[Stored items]
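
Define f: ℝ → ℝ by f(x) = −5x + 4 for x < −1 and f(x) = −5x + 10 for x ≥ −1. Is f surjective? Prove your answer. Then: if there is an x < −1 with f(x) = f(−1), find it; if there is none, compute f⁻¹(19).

Both pieces are strictly decreasing (slopes −5 and −5), so each is injective on its own interval.
The left piece maps (−∞, −1) onto (9, ∞); the right piece maps [−1, ∞) onto (−∞, 15].
The union (9, ∞) ∪ (−∞, 15] covers ℝ, so f is surjective.
For the follow-up: the images overlap, so an x < −1 with f(x) = f(−1) exists. f(−1) = 15; solving −5x + 4 = 15 for x < −1 gives x = (15 − 4)/(−5) = −11/5.

-11/5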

# [Exercise]
Reproduce the full set of entries above exactly, without dropping a line.

# [Answer box]
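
Define f: ℝ → ℝ by f(x) = −5x + 4 for x < −1 and f(x) = −5x + 10 for x ≥ −1. Is f surjective? Prove your answer. Then: if there is an x < −1 with f(x) = f(−1), find it; if there is none, compute f⁻¹(19).

Both pieces are strictly decreasing (slopes −5 and −5), so each is injective on its own interval.
The left piece maps (−∞, −1) onto (9, ∞); the right piece maps [−1, ∞) onto (−∞, 15].
The union (9, ∞) ∪ (−∞, 15] covers ℝ, so f is surjective.
For the follow-up: the images overlap, so an x < −1 with f(x) = f(−1) exists. f(−1) = 15; solving −5x + 4 = 15 for x < −1 gives x = (15 − 4)/(−5) = −11/5.

-11/5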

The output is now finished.